DATA EXTRACT:
-------

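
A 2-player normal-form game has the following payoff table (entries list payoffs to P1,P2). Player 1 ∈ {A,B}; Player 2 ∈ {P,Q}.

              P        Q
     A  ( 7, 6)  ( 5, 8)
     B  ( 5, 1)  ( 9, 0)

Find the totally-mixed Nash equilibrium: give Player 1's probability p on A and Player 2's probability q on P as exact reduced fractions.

P1 indiff ⇒ q·7+(1-q)·5 = q·5+(1-q)·9 ⇒ q(2) = (1-q)(4) ⇒ q = 2/3
P2 indiff ⇒ p·6+(1-p)·1 = p·8+(1-p)·0 ⇒ p(-2) = (1-p)(-1) ⇒ p = 1/3

(p,q) = (1/3, 2/3)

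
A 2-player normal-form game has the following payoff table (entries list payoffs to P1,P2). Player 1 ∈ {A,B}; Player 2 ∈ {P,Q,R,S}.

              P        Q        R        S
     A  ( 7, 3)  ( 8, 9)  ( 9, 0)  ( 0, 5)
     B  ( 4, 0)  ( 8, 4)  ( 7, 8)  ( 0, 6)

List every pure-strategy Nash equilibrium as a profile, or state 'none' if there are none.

(A,P): not NE [P2→Q gives 9>3]
(A,Q): NE
(A,R): not NE [P2→Q gives 9>0]
(A,S): not NE [P2→Q gives 9>5]
(B,P): not NE [P1→A gives 7>4; P2→R gives 8>0]
(B,Q): not NE [P2→R gives 8>4]
(B,R): not NE [P1→A gives 9>7]
(B,S): not NE [P2→R gives 8>6]

PSNE = {(A,Q)}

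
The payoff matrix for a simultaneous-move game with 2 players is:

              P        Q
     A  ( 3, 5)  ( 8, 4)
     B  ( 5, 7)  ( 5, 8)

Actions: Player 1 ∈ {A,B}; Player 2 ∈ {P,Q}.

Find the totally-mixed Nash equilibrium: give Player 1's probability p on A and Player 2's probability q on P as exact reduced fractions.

P1 mixes 1/2 on A; P2 mixes 3/5 on P

P1 indiff ⇒ q·3+(1-q)·8 = q·5+(1-q)·5 ⇒ q(-2) = (1-q)(-3) ⇒ q = 3/5
P2 indiff ⇒ p·5+(1-p)·7 = p·4+(1-p)·8 ⇒ p(1) = (1-p)(1) ⇒ p = 1/2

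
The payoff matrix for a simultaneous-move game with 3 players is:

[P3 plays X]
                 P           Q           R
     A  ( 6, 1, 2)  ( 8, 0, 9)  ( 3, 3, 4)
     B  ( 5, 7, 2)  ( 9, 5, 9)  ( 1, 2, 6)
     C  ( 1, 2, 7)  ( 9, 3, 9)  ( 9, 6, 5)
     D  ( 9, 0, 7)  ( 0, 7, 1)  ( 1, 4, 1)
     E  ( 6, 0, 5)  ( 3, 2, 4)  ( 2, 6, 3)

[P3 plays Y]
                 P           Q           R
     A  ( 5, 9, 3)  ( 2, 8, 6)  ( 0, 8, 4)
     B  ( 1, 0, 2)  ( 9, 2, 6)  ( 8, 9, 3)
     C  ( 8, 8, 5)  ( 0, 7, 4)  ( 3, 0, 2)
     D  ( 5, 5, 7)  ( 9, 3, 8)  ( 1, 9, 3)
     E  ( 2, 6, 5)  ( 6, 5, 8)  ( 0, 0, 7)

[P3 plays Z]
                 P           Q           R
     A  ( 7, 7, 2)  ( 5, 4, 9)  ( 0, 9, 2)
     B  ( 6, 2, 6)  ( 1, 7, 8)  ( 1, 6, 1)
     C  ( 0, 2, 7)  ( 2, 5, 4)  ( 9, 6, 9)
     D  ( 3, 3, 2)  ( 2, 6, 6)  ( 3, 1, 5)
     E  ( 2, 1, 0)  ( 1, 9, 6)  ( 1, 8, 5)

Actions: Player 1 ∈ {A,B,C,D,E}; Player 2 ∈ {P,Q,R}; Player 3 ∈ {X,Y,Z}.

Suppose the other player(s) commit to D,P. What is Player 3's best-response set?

u_3(X vs D,P) = 7
u_3(Y vs D,P) = 7
u_3(Z vs D,P) = 2
max payoff 7 at {X,Y}

P3 best: {X,Y}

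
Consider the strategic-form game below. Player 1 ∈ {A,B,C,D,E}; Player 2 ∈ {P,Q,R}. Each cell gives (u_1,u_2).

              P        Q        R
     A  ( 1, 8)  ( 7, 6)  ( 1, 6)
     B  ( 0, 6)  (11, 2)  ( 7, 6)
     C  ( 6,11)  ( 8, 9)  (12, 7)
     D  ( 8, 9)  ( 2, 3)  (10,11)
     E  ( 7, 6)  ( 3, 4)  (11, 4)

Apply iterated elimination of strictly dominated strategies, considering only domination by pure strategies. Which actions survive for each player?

P1 drop A (C beats it: P:6>1 Q:8>7 R:12>1)
P2 drop Q (P beats it: B:6>2 C:11>9 D:9>3 E:6>4)
P1 drop B (C beats it: P:6>0 R:12>7)
P1→{C,D,E} P2→{P,R}

Survivors P1:{C,D,E} P2:{P,R}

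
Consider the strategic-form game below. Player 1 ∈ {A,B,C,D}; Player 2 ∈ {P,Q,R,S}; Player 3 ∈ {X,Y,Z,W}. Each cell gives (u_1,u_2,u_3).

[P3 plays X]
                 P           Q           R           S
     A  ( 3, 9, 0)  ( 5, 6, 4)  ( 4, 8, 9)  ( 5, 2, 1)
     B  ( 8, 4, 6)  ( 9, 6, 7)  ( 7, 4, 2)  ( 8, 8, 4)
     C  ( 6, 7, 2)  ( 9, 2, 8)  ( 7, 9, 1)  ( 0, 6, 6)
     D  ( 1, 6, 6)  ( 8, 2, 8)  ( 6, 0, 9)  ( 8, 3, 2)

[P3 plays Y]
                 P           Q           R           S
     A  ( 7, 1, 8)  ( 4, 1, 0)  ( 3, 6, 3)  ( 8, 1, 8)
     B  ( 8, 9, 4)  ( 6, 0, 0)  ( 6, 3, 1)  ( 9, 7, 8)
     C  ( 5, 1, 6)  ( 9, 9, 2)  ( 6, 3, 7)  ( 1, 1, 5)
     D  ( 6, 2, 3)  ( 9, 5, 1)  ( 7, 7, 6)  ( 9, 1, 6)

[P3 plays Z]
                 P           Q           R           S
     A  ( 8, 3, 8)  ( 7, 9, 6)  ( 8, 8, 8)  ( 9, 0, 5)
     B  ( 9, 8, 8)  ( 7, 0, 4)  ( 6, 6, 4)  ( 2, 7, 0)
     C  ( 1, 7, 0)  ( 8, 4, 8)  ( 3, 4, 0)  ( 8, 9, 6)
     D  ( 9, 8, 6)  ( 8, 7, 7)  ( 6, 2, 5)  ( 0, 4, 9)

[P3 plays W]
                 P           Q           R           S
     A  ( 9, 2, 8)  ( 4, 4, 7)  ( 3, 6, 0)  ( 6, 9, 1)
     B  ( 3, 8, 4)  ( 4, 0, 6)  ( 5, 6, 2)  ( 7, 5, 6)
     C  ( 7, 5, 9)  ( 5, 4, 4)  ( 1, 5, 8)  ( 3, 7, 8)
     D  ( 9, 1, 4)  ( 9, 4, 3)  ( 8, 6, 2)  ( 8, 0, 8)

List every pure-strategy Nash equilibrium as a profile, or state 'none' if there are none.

NE set: (B,P,Z), (D,P,Z)

(A,P,X): not NE [P1→B gives 8>3; P3→W gives 8>0]
(A,P,Y): not NE [P1→B gives 8>7; P2→R gives 6>1]
(A,P,Z): not NE [P1→D gives 9>8; P2→Q gives 9>3]
(A,P,W): not NE [P2→S gives 9>2]
(A,Q,X): not NE [P1→C gives 9>5; P2→P gives 9>6; P3→W gives 7>4]
(A,Q,Y): not NE [P1→D gives 9>4; P2→R gives 6>1; P3→W gives 7>0]
(A,Q,Z): not NE [P1→D gives 8>7; P3→W gives 7>6]
(A,Q,W): not NE [P1→D gives 9>4; P2→S gives 9>4]
(A,R,X): not NE [P1→C gives 7>4; P2→P gives 9>8]
(A,R,Y): not NE [P1→D gives 7>3; P3→X gives 9>3]
(A,R,Z): not NE [P2→Q gives 9>8; P3→X gives 9>8]
(A,R,W): not NE [P1→D gives 8>3; P2→S gives 9>6; P3→X gives 9>0]
(A,S,X): not NE [P1→D gives 8>5; P2→P gives 9>2; P3→Y gives 8>1]
(A,S,Y): not NE [P1→D gives 9>8; P2→R gives 6>1]
(A,S,Z): not NE [P2→Q gives 9>0; P3→Y gives 8>5]
(A,S,W): not NE [P1→D gives 8>6; P3→Y gives 8>1]
(B,P,X): not NE [P2→S gives 8>4; P3→Z gives 8>6]
(B,P,Y): not NE [P3→Z gives 8>4]
(B,P,Z): NE
(B,P,W): not NE [P1→D gives 9>3; P3→Z gives 8>4]
(B,Q,X): not NE [P2→S gives 8>6]
(B,Q,Y): not NE [P1→D gives 9>6; P2→P gives 9>0; P3→X gives 7>0]
(B,Q,Z): not NE [P1→D gives 8>7; P2→P gives 8>0; P3→X gives 7>4]
(B,Q,W): not NE [P1→D gives 9>4; P2→P gives 8>0; P3→X gives 7>6]
(B,R,X): not NE [P2→S gives 8>4; P3→Z gives 4>2]
(B,R,Y): not NE [P1→D gives 7>6; P2→P gives 9>3; P3→Z gives 4>1]
(B,R,Z): not NE [P1→A gives 8>6; P2→P gives 8>6]
(B,R,W): not NE [P1→D gives 8>5; P2→P gives 8>6; P3→Z gives 4>2]
(B,S,X): not NE [P3→Y gives 8>4]
(B,S,Y): not NE [P2→P gives 9>7]
(B,S,Z): not NE [P1→A gives 9>2; P2→P gives 8>7; P3→Y gives 8>0]
(B,S,W): not NE [P1→D gives 8>7; P2→P gives 8>5; P3→Y gives 8>6]
(C,P,X): not NE [P1→B gives 8>6; P2→R gives 9>7; P3→W gives 9>2]
(C,P,Y): not NE [P1→B gives 8>5; P2→Q gives 9>1; P3→W gives 9>6]
(C,P,Z): not NE [P1→D gives 9>1; P2→S gives 9>7; P3→W gives 9>0]
(C,P,W): not NE [P1→D gives 9>7; P2→S gives 7>5]
(C,Q,X): not NE [P2→R gives 9>2]
(C,Q,Y): not NE [P3→Z gives 8>2]
(C,Q,Z): not NE [P2→S gives 9>4]
(C,Q,W): not NE [P1→D gives 9>5; P2→S gives 7>4; P3→Z gives 8>4]
(C,R,X): not NE [P3→W gives 8>1]
(C,R,Y): not NE [P1→D gives 7>6; P2→Q gives 9>3; P3→W gives 8>7]
(C,R,Z): not NE [P1→A gives 8>3; P2→S gives 9>4; P3→W gives 8>0]
(C,R,W): not NE [P1→D gives 8>1; P2→S gives 7>5]
(C,S,X): not NE [P1→D gives 8>0; P2→R gives 9>6; P3→W gives 8>6]
(C,S,Y): not NE [P1→D gives 9>1; P2→Q gives 9>1; P3→W gives 8>5]
(C,S,Z): not NE [P1→A gives 9>8; P3→W gives 8>6]
(C,S,W): not NE [P1→D gives 8>3]
(D,P,X): not NE [P1→B gives 8>1]
(D,P,Y): not NE [P1→B gives 8>6; P2→R gives 7>2; P3→Z gives 6>3]
(D,P,Z): NE
(D,P,W): not NE [P2→R gives 6>1; P3→Z gives 6>4]
(D,Q,X): not NE [P1→C gives 9>8; P2→P gives 6>2]
(D,Q,Y): not NE [P2→R gives 7>5; P3→X gives 8>1]
(D,Q,Z): not NE [P2→P gives 8>7; P3→X gives 8>7]
(D,Q,W): not NE [P2→R gives 6>4; P3→X gives 8>3]
(D,R,X): not NE [P1→C gives 7>6; P2→P gives 6>0]
(D,R,Y): not NE [P3→X gives 9>6]
(D,R,Z): not NE [P1→A gives 8>6; P2→P gives 8>2; P3→X gives 9>5]
(D,R,W): not NE [P3→X gives 9>2]
(D,S,X): not NE [P2→P gives 6>3; P3→Z gives 9>2]
(D,S,Y): not NE [P2→R gives 7>1; P3→Z gives 9>6]
(D,S,Z): not NE [P1→A gives 9>0; P2→P gives 8>4]
(D,S,W): not NE [P2→R gives 6>0; P3→Z gives 9>8]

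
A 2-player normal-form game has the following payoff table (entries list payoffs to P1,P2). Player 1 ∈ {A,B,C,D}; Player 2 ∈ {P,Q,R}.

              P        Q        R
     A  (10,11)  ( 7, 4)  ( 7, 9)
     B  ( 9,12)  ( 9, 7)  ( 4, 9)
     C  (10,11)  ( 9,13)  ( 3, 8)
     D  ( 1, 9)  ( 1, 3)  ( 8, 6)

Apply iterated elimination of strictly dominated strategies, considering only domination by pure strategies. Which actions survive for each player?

P2 drop R (P beats it: A:11>9 B:12>9 C:11>8 D:9>6)
P1 drop D (A beats it: P:10>1 Q:7>1)
P1→{A,B,C} P2→{P,Q}

IESDS → P1:{A,B,C} P2:{P,Q}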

-------

TASK OBJECTIVE: Among the lines of the data, some contain the word "cell". How many are there? Reply with the number alone.

WRITTEN RESPONSE: 2